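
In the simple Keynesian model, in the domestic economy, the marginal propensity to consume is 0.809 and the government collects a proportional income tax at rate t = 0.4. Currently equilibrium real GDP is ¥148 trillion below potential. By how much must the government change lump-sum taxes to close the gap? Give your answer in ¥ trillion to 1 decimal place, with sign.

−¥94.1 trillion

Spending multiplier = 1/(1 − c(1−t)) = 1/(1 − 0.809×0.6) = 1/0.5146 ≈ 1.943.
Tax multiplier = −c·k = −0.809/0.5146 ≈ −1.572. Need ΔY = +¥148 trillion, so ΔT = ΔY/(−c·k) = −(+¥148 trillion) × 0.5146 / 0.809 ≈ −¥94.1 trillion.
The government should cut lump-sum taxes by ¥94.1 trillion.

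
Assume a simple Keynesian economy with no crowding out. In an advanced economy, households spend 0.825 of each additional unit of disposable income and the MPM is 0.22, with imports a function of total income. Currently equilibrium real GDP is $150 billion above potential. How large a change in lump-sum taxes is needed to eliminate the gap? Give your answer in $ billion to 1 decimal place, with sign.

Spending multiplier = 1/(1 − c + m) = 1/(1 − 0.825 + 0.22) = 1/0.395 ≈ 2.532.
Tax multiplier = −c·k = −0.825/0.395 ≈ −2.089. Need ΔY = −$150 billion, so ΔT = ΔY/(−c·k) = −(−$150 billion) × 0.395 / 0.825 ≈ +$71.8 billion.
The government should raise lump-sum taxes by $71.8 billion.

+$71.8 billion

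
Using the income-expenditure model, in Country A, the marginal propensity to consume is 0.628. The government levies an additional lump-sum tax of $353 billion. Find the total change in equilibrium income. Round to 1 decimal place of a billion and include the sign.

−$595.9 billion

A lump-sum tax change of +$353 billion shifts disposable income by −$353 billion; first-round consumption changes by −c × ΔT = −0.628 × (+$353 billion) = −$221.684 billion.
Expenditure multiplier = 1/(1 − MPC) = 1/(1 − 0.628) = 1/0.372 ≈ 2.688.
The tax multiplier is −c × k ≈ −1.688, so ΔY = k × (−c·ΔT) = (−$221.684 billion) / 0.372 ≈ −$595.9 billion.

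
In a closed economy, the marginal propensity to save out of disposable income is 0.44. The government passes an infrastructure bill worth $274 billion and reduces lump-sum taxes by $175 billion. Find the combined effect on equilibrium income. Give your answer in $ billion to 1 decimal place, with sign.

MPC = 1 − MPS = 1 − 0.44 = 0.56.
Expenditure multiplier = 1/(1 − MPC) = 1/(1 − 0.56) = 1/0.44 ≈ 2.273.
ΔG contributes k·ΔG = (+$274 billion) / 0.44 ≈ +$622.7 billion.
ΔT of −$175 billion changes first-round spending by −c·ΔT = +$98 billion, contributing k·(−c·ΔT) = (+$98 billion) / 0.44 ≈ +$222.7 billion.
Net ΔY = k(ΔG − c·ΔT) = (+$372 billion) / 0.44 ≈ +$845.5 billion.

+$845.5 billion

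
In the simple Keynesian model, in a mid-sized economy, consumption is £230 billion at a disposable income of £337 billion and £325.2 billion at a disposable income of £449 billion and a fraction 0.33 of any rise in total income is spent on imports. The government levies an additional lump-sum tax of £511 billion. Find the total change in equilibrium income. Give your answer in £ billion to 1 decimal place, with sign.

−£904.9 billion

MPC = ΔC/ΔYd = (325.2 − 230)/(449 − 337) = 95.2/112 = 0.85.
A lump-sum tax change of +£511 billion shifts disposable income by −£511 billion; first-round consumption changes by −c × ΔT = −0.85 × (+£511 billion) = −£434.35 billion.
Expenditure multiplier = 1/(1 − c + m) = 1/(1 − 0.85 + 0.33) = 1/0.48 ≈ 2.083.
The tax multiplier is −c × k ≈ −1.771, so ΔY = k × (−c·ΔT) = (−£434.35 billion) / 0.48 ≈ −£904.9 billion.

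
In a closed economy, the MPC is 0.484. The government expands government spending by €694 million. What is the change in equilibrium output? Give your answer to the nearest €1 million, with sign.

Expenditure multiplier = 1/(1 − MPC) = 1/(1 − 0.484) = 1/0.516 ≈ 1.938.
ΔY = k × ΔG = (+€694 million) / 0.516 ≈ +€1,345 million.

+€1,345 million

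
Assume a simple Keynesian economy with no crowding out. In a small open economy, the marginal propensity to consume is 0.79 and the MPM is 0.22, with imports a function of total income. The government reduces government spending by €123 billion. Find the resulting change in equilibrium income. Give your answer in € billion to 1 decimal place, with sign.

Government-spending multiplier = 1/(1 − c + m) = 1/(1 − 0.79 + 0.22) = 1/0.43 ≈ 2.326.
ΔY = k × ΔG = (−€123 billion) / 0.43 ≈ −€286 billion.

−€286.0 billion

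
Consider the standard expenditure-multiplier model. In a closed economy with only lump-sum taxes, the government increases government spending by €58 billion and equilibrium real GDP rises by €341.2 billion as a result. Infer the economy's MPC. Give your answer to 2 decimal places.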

· · · · ·

Give the entries again in full, exactly as they are written.

RESULT FOR THIS TASK:
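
In the simple Keynesian model, in the domestic economy, the marginal propensity to consume is 0.809 and the government collects a proportional income tax at rate t = 0.4. Currently equilibrium real GDP is ¥148 trillion below potential. By how much must the government change lump-sum taxes to close the gap? Give your answer in ¥ trillion to 1 decimal place, with sign.

−¥94.1 trillion

Spending multiplier = 1/(1 − c(1−t)) = 1/(1 − 0.809×0.6) = 1/0.5146 ≈ 1.943.
Tax multiplier = −c·k = −0.809/0.5146 ≈ −1.572. Need ΔY = +¥148 trillion, so ΔT = ΔY/(−c·k) = −(+¥148 trillion) × 0.5146 / 0.809 ≈ −¥94.1 trillion.
The government should cut lump-sum taxes by ¥94.1 trillion.

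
Assume a simple Keynesian economy with no crowding out. In an advanced economy, households spend 0.825 of each additional unit of disposable income and the MPM is 0.22, with imports a function of total income. Currently equilibrium real GDP is $150 billion above potential. How large a change in lump-sum taxes is needed to eliminate the gap? Give your answer in $ billion to 1 decimal place, with sign.

Spending multiplier = 1/(1 − c + m) = 1/(1 − 0.825 + 0.22) = 1/0.395 ≈ 2.532.
Tax multiplier = −c·k = −0.825/0.395 ≈ −2.089. Need ΔY = −$150 billion, so ΔT = ΔY/(−c·k) = −(−$150 billion) × 0.395 / 0.825 ≈ +$71.8 billion.
The government should raise lump-sum taxes by $71.8 billion.

+$71.8 billion

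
Using the income-expenditure model, in Country A, the marginal propensity to consume is 0.628. The government levies an additional lump-sum tax of $353 billion. Find the total change in equilibrium income. Round to 1 decimal place of a billion and include the sign.

−$595.9 billion

A lump-sum tax change of +$353 billion shifts disposable income by −$353 billion; first-round consumption changes by −c × ΔT = −0.628 × (+$353 billion) = −$221.684 billion.
Expenditure multiplier = 1/(1 − MPC) = 1/(1 − 0.628) = 1/0.372 ≈ 2.688.
The tax multiplier is −c × k ≈ −1.688, so ΔY = k × (−c·ΔT) = (−$221.684 billion) / 0.372 ≈ −$595.9 billion.

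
In a closed economy, the marginal propensity to save out of disposable income is 0.44. The government passes an infrastructure bill worth $274 billion and reduces lump-sum taxes by $175 billion. Find the combined effect on equilibrium income. Give your answer in $ billion to 1 decimal place, with sign.

MPC = 1 − MPS = 1 − 0.44 = 0.56.
Expenditure multiplier = 1/(1 − MPC) = 1/(1 − 0.56) = 1/0.44 ≈ 2.273.
ΔG contributes k·ΔG = (+$274 billion) / 0.44 ≈ +$622.7 billion.
ΔT of −$175 billion changes first-round spending by −c·ΔT = +$98 billion, contributing k·(−c·ΔT) = (+$98 billion) / 0.44 ≈ +$222.7 billion.
Net ΔY = k(ΔG − c·ΔT) = (+$372 billion) / 0.44 ≈ +$845.5 billion.

+$845.5 billion

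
In the simple Keynesian model, in a mid-sized economy, consumption is £230 billion at a disposable income of £337 billion and £325.2 billion at a disposable income of £449 billion and a fraction 0.33 of any rise in total income is spent on imports. The government levies an additional lump-sum tax of £511 billion. Find the total change in equilibrium income. Give your answer in £ billion to 1 decimal place, with sign.

−£904.9 billion

MPC = ΔC/ΔYd = (325.2 − 230)/(449 − 337) = 95.2/112 = 0.85.
A lump-sum tax change of +£511 billion shifts disposable income by −£511 billion; first-round consumption changes by −c × ΔT = −0.85 × (+£511 billion) = −£434.35 billion.
Expenditure multiplier = 1/(1 − c + m) = 1/(1 − 0.85 + 0.33) = 1/0.48 ≈ 2.083.
The tax multiplier is −c × k ≈ −1.771, so ΔY = k × (−c·ΔT) = (−£434.35 billion) / 0.48 ≈ −£904.9 billion.

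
In a closed economy, the MPC is 0.484. The government expands government spending by €694 million. What is the change in equilibrium output? Give your answer to the nearest €1 million, with sign.

Expenditure multiplier = 1/(1 − MPC) = 1/(1 − 0.484) = 1/0.516 ≈ 1.938.
ΔY = k × ΔG = (+€694 million) / 0.516 ≈ +€1,345 million.

+€1,345 million

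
Assume a simple Keynesian economy with no crowding out. In a small open economy, the marginal propensity to consume is 0.79 and the MPM is 0.22, with imports a function of total income. The government reduces government spending by €123 billion. Find the resulting change in equilibrium income. Give your answer in € billion to 1 decimal place, with sign.

Government-spending multiplier = 1/(1 − c + m) = 1/(1 − 0.79 + 0.22) = 1/0.43 ≈ 2.326.
ΔY = k × ΔG = (−€123 billion) / 0.43 ≈ −€286 billion.

−€286.0 billion

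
Consider the standard expenditure-multiplier model. In a closed economy with only lump-sum taxes, the government increases government spending by €58 billion and equilibrium real GDP rises by €341.2 billion as a result. Infer the economy's MPC. Give your answer to 2 decimal places.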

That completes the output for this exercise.